* [WORK INSTRUCTION]: Find the string "Burmese" in the listing below and return each line it appears in.

* [INPUT DATA]:
- - -
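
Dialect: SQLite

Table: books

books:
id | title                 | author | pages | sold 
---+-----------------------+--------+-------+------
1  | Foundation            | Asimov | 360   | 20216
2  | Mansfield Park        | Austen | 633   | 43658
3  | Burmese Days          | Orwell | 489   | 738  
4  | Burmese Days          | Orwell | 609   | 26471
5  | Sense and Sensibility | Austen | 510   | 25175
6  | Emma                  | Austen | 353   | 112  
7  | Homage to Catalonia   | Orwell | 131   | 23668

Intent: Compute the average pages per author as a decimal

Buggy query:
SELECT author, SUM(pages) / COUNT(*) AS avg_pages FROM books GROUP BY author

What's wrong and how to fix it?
Bug: SUM(pages) and COUNT(*) are both integers; the division truncates the fractional part

Fix: Cast one side to REAL so the division keeps the fractional part

Corrected query:
SELECT author, SUM(pages) * 1.0 / COUNT(*) AS avg_pages FROM books GROUP BY author

Result:
author | avg_pages 
-------+-----------
Asimov | 360       
Austen | 498.666667
Orwell | 409.666667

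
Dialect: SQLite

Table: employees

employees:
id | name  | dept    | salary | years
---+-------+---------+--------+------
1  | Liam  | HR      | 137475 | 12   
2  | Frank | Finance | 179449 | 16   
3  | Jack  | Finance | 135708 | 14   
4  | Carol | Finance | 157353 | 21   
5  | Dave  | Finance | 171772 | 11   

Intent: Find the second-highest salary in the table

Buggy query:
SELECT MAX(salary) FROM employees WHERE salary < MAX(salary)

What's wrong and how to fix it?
Bug: The inner MAX is an aggregate inside WHERE, which is not allowed

Fix: Compute the overall MAX in a subquery, then take MAX of rows below it

Corrected query:
SELECT MAX(salary) FROM employees WHERE salary < (SELECT MAX(salary) FROM employees)

Result:
MAX(salary)
-----------
171772     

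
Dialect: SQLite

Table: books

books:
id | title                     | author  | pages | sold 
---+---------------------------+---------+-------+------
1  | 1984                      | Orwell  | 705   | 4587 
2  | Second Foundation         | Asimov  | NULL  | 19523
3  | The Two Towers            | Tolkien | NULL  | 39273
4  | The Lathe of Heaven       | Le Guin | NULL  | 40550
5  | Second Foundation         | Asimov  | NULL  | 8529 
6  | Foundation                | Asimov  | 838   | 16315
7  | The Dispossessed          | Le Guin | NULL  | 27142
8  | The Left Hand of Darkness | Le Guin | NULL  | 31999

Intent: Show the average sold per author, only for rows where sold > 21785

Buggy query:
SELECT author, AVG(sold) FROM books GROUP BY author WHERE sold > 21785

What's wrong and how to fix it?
Bug: Row-level WHERE must come before GROUP BY in the clause order

Fix: Move the WHERE clause before GROUP BY

Corrected query:
SELECT author, AVG(sold) FROM books WHERE sold > 21785 GROUP BY author

Result:
author  | AVG(sold)   
--------+-------------
Le Guin | 33230.333333
Tolkien | 39273       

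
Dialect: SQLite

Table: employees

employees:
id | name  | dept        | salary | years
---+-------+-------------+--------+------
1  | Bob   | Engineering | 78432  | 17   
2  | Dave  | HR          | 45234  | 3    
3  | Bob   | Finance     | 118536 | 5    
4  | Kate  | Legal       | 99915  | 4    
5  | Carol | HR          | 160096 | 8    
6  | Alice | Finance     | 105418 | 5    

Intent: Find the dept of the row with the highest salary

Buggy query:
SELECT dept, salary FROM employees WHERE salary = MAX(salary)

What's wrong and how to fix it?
Bug: MAX(salary) is an aggregate and cannot be used directly in WHERE

Fix: Wrap MAX in a scalar subquery so WHERE compares against a single value

Corrected query:
SELECT dept, salary FROM employees WHERE salary = (SELECT MAX(salary) FROM employees)

Result:
dept | salary
-----+-------
HR   | 160096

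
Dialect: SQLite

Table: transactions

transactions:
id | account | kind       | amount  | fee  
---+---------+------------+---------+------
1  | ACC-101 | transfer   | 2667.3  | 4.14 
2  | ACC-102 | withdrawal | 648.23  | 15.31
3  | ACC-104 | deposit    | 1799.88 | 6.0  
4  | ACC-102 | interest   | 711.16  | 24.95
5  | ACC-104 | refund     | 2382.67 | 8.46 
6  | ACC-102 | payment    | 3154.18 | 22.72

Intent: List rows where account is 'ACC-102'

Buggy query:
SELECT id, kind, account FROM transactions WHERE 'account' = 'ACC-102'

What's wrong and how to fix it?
Bug: Single quotes denote string literals in SQL; the column name is being compared as a constant string

Fix: Reference the column as account without single quotes

Corrected query:
SELECT id, kind, account FROM transactions WHERE account = 'ACC-102'

Result:
id | kind       | account
---+------------+--------
2  | withdrawal | ACC-102
4  | interest   | ACC-102
6  | payment    | ACC-102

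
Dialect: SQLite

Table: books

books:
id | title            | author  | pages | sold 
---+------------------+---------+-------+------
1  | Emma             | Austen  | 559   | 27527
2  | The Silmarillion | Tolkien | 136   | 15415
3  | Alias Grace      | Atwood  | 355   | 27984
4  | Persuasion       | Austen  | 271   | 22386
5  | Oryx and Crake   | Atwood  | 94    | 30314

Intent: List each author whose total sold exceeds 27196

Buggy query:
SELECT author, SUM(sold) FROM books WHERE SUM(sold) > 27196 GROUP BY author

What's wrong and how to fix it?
Bug: WHERE runs before GROUP BY, so aggregates aren't available there

Fix: Use HAVING (which filters groups after aggregation) instead of WHERE

Corrected query:
SELECT author, SUM(sold) FROM books GROUP BY author HAVING SUM(sold) > 27196

Result:
author | SUM(sold)
-------+----------
Atwood | 58298    
Austen | 49913    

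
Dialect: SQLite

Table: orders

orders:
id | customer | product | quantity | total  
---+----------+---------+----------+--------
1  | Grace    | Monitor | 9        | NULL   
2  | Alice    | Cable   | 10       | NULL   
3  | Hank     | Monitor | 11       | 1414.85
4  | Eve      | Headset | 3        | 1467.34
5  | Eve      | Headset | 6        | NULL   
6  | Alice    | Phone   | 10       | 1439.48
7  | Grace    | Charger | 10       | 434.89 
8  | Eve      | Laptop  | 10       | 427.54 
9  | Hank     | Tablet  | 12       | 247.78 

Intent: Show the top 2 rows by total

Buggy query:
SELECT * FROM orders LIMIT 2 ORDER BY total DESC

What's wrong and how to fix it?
Bug: LIMIT must come after ORDER BY

Fix: Sort with ORDER BY, then apply LIMIT

Corrected query:
SELECT * FROM orders ORDER BY total DESC LIMIT 2

Result:
id | customer | product | quantity | total  
---+----------+---------+----------+--------
4  | Eve      | Headset | 3        | 1467.34
6  | Alice    | Phone   | 10       | 1439.48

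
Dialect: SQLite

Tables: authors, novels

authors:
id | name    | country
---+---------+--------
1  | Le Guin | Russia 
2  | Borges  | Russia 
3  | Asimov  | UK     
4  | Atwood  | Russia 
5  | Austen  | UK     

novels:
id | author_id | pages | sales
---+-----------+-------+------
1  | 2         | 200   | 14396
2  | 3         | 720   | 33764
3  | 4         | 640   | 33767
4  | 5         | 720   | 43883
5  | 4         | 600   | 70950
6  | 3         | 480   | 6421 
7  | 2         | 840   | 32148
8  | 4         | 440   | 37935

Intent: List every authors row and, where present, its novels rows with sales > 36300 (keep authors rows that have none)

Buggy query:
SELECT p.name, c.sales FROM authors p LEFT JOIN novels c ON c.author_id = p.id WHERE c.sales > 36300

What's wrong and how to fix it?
Bug: A WHERE condition on the right-hand table after LEFT JOIN drops unmatched parents

Fix: Move the right-table condition into the ON clause so unmatched parents are kept

Corrected query:
SELECT p.name, c.sales FROM authors p LEFT JOIN novels c ON c.author_id = p.id AND c.sales > 36300

Result:
name    | sales
--------+------
Le Guin | NULL 
Borges  | NULL 
Asimov  | NULL 
Atwood  | 37935
Atwood  | 70950
Austen  | 43883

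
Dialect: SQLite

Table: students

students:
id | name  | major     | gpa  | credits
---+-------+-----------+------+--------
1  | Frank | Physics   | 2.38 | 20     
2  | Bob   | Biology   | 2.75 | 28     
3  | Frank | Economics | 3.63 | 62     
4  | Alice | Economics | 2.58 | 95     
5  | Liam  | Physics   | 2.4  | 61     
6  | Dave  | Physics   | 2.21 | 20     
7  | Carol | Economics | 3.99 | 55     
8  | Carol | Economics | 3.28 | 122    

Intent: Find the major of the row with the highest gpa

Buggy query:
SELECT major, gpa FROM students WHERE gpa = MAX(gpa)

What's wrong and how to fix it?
Bug: MAX(gpa) is an aggregate and cannot be used directly in WHERE

Fix: Wrap MAX in a scalar subquery so WHERE compares against a single value

Corrected query:
SELECT major, gpa FROM students WHERE gpa = (SELECT MAX(gpa) FROM students)

Result:
major     | gpa 
----------+-----
Economics | 3.99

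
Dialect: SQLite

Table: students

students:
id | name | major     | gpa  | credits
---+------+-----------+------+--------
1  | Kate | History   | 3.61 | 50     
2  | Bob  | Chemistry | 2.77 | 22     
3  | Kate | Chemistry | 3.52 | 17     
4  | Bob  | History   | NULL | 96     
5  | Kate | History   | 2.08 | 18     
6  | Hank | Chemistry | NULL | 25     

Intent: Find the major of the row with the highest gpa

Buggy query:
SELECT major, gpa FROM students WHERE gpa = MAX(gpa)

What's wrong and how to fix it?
Bug: MAX(gpa) is an aggregate and cannot be used directly in WHERE

Fix: Use a subquery: WHERE gpa = (SELECT MAX(gpa) FROM students)

Corrected query:
SELECT major, gpa FROM students WHERE gpa = (SELECT MAX(gpa) FROM students)

Result:
major   | gpa 
--------+-----
History | 3.61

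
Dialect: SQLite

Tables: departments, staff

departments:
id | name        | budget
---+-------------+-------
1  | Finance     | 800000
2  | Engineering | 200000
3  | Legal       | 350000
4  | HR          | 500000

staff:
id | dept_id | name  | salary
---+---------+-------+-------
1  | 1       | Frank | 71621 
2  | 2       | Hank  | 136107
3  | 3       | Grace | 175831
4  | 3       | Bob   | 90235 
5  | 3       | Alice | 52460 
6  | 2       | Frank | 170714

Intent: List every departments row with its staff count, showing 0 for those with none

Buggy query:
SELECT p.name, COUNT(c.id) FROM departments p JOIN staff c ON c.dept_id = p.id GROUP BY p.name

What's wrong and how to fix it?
Bug: An inner join excludes parents with zero children

Fix: Switch to LEFT JOIN to retain unmatched parent rows

Corrected query:
SELECT p.name, COUNT(c.id) FROM departments p LEFT JOIN staff c ON c.dept_id = p.id GROUP BY p.name

Result:
name        | COUNT(c.id)
------------+------------
Engineering | 2          
Finance     | 1          
HR          | 0          
Legal       | 3          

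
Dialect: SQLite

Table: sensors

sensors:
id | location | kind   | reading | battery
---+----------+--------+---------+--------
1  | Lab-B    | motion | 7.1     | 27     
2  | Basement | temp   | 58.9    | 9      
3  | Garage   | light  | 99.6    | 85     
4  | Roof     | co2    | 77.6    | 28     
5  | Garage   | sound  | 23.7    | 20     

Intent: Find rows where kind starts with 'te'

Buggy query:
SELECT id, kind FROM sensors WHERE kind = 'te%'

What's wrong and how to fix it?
Bug: Wildcards only work with LIKE; '=' treats '%' as a literal character

Fix: Replace '=' with LIKE so 'te%' is treated as a pattern

Corrected query:
SELECT id, kind FROM sensors WHERE kind LIKE 'te%'

Result:
id | kind
---+-----
2  | temp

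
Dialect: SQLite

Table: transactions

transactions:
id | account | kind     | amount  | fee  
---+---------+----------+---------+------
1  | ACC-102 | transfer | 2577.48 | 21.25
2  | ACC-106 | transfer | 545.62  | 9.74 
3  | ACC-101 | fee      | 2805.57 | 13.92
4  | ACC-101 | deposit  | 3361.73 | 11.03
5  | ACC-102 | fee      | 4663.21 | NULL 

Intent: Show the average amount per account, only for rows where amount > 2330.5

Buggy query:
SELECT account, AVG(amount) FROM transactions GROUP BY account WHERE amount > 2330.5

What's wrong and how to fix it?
Bug: WHERE cannot follow GROUP BY

Fix: Place WHERE between FROM and GROUP BY

Corrected query:
SELECT account, AVG(amount) FROM transactions WHERE amount > 2330.5 GROUP BY account

Result:
account | AVG(amount)
--------+------------
ACC-101 | 3083.65    
ACC-102 | 3620.345   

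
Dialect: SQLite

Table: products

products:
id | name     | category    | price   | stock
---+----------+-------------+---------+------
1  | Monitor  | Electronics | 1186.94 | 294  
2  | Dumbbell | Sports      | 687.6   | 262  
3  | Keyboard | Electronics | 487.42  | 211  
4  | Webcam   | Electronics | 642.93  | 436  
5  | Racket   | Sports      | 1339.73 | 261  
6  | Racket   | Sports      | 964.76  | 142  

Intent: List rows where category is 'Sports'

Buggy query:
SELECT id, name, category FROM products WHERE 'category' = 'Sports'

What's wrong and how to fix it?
Bug: Single quotes denote string literals in SQL; the column name is being compared as a constant string

Fix: Reference the column as category without single quotes

Corrected query:
SELECT id, name, category FROM products WHERE category = 'Sports'

Result:
id | name     | category
---+----------+---------
2  | Dumbbell | Sports  
5  | Racket   | Sports  
6  | Racket   | Sports  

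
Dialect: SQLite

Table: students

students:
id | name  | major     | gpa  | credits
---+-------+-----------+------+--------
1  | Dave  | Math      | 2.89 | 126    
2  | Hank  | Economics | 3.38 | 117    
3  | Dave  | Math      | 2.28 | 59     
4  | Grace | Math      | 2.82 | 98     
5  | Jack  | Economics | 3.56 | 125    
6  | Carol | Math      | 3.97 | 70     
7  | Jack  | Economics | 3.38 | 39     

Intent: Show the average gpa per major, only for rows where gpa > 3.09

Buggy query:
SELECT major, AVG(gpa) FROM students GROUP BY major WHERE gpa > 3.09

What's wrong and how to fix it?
Bug: WHERE cannot follow GROUP BY

Fix: Move the WHERE clause before GROUP BY

Corrected query:
SELECT major, AVG(gpa) FROM students WHERE gpa > 3.09 GROUP BY major

Result:
major     | AVG(gpa)
----------+---------
Economics | 3.44    
Math      | 3.97    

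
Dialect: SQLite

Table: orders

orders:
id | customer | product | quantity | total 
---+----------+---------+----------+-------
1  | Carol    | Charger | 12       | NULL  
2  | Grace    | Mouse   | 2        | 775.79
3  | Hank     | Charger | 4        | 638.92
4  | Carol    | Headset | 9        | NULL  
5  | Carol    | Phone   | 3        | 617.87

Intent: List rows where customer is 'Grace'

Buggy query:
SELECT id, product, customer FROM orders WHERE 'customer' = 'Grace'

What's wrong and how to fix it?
Bug: 'customer' in single quotes is a string literal, not the column; the comparison is literal-vs-literal and never true

Fix: Remove the quotes around the column name (or use double quotes for an identifier)

Corrected query:
SELECT id, product, customer FROM orders WHERE customer = 'Grace'

Result:
id | product | customer
---+---------+---------
2  | Mouse   | Grace   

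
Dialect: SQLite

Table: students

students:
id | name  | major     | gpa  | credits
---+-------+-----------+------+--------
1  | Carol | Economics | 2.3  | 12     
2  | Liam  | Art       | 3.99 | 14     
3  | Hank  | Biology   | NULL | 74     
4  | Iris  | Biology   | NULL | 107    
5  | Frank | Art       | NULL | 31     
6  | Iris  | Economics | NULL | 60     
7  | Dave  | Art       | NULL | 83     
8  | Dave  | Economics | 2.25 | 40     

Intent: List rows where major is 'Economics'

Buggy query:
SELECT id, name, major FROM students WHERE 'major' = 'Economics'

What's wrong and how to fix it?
Bug: 'major' in single quotes is a string literal, not the column; the comparison is literal-vs-literal and never true

Fix: Remove the quotes around the column name (or use double quotes for an identifier)

Corrected query:
SELECT id, name, major FROM students WHERE major = 'Economics'

Result:
id | name  | major    
---+-------+----------
1  | Carol | Economics
6  | Iris  | Economics
8  | Dave  | Economics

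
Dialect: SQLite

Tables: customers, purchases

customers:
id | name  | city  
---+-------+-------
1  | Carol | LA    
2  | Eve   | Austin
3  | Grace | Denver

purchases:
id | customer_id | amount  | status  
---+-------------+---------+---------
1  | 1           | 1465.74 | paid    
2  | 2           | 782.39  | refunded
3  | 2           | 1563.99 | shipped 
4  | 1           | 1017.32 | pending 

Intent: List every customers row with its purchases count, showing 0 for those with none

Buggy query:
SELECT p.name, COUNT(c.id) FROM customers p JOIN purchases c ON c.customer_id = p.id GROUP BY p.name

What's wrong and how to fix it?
Bug: An inner join excludes parents with zero children

Fix: Use LEFT JOIN so parents without children still appear (COUNT(c.id) gives 0)

Corrected query:
SELECT p.name, COUNT(c.id) FROM customers p LEFT JOIN purchases c ON c.customer_id = p.id GROUP BY p.name

Result:
name  | COUNT(c.id)
------+------------
Carol | 2          
Eve   | 2          
Grace | 0          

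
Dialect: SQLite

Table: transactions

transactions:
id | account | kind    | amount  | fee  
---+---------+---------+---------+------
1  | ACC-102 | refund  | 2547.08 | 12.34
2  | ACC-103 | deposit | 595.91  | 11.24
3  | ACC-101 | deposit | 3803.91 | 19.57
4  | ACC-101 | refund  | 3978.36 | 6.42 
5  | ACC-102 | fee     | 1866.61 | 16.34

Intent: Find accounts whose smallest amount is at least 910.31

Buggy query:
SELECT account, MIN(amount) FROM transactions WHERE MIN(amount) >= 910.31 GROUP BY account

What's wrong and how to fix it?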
- - -
* [REPLY]:
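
3  | Burmese Days          | Orwell | 489   | 738  
4  | Burmese Days          | Orwell | 609   | 26471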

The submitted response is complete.